»»
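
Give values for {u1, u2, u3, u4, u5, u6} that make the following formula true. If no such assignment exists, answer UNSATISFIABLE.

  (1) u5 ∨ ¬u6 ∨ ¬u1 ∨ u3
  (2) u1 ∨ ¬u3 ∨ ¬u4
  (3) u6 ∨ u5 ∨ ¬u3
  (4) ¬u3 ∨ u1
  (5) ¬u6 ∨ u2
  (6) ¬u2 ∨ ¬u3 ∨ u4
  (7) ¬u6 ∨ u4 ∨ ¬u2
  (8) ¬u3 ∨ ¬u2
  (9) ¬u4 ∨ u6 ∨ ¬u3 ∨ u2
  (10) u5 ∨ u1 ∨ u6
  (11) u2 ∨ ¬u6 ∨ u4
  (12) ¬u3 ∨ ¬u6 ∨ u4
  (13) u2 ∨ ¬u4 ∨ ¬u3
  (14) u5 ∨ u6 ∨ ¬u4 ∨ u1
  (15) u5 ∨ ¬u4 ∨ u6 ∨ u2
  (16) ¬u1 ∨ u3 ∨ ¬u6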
««
»»
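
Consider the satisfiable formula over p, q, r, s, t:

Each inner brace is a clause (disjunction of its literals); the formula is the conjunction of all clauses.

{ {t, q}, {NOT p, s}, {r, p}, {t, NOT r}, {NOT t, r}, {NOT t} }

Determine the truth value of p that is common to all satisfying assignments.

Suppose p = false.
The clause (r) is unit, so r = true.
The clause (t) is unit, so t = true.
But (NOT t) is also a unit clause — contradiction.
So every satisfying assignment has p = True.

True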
««
All lines with the word "formula" need to be copied from the data above.

- **Solved exercise**:
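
Give values for {u1, u2, u3, u4, u5, u6} that make the following formula true. If no such assignment exists, answer UNSATISFIABLE.
Consider the satisfiable formula over p, q, r, s, t:
Each inner brace is a clause (disjunction of its literals); the formula is the conjunction of all clauses.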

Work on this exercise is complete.